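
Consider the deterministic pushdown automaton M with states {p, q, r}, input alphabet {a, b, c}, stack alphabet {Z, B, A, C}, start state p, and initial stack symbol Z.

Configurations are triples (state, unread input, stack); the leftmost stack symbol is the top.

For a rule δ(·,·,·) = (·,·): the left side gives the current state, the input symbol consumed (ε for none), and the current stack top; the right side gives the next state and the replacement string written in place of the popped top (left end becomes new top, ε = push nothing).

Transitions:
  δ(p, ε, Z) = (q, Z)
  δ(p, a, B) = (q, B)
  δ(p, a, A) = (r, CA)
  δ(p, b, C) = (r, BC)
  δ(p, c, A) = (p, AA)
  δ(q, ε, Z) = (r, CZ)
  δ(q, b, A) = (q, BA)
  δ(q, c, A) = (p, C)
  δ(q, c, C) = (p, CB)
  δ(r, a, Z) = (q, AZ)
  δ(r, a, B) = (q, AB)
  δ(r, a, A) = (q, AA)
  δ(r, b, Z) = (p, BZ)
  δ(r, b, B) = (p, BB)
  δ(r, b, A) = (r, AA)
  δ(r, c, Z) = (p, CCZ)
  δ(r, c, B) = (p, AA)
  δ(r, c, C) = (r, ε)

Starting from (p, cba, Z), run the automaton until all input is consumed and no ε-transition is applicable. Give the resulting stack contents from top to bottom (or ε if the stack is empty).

(p, cba, Z)
  ε-move, top Z: go to q, push Z → (q, cba, Z)
  ε-move, top Z: go to r, push CZ → (r, cba, CZ)
  read c, top C: go to r, push ε → (r, ba, Z)
  read b, top Z: go to p, push BZ → (p, a, BZ)
  read a, top B: go to q, push B → (q, ε, BZ)
All input consumed in state q with stack BZ.

BZ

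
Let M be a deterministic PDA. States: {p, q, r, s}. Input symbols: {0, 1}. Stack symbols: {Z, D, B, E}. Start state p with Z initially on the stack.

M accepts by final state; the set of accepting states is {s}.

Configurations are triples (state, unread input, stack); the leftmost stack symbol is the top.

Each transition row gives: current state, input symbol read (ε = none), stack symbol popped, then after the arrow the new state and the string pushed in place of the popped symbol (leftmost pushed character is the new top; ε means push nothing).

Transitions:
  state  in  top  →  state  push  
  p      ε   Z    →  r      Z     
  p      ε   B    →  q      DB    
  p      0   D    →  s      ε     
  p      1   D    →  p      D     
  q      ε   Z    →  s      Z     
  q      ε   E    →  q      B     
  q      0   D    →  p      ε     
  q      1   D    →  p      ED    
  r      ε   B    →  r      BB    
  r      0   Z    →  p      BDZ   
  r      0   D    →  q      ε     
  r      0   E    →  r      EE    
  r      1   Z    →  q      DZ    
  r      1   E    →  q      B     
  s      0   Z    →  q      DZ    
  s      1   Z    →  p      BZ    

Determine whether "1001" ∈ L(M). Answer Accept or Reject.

Reject

(p, 1001, Z)
  ε-move, top Z: go to r, push Z → (r, 1001, Z)
  read 1, top Z: go to q, push DZ → (q, 001, DZ)
  read 0, top D: go to p, push ε → (p, 01, Z)
  ε-move, top Z: go to r, push Z → (r, 01, Z)
  read 0, top Z: go to p, push BDZ → (p, 1, BDZ)
  ε-move, top B: go to q, push DB → (q, 1, DBDZ)
  read 1, top D: go to p, push ED → (p, ε, EDBDZ)
All input consumed; state p ∉ F and no further ε-move applies.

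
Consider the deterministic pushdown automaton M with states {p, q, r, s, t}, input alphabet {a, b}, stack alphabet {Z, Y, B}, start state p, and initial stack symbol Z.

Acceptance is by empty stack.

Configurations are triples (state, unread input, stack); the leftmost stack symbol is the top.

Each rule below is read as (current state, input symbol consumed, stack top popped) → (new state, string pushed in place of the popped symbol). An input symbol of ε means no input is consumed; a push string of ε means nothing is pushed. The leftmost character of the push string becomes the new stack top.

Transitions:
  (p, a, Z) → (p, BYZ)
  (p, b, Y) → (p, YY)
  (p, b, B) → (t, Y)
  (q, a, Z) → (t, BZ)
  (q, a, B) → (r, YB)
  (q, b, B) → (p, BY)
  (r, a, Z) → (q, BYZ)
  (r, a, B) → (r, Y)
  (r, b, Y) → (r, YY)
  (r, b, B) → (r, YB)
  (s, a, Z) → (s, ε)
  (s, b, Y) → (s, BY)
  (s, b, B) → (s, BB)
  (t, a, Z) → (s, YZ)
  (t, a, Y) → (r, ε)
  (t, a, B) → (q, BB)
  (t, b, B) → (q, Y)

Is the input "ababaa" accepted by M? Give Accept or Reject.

(p, ababaa, Z)
  read a, top Z: go to p, push BYZ → (p, babaa, BYZ)
  read b, top B: go to t, push Y → (t, abaa, YYZ)
  read a, top Y: go to r, push ε → (r, baa, YZ)
  read b, top Y: go to r, push YY → (r, aa, YYZ)
No transition applies at (r, aa, YYZ); input not fully consumed.

Reject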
* * * * * * *
▶ [Directions]: Quote the records above exactly, from the first line through the line containing "δ(p, b, C) = (r, BC)", and nothing more.

▶ [Output of the task]:
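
Consider the deterministic pushdown automaton M with states {p, q, r}, input alphabet {a, b, c}, stack alphabet {Z, B, A, C}, start state p, and initial stack symbol Z.

Configurations are triples (state, unread input, stack); the leftmost stack symbol is the top.

For a rule δ(·,·,·) = (·,·): the left side gives the current state, the input symbol consumed (ε for none), and the current stack top; the right side gives the next state and the replacement string written in place of the popped top (left end becomes new top, ε = push nothing).

Transitions:
  δ(p, ε, Z) = (q, Z)
  δ(p, a, B) = (q, B)
  δ(p, a, A) = (r, CA)
  δ(p, b, C) = (r, BC)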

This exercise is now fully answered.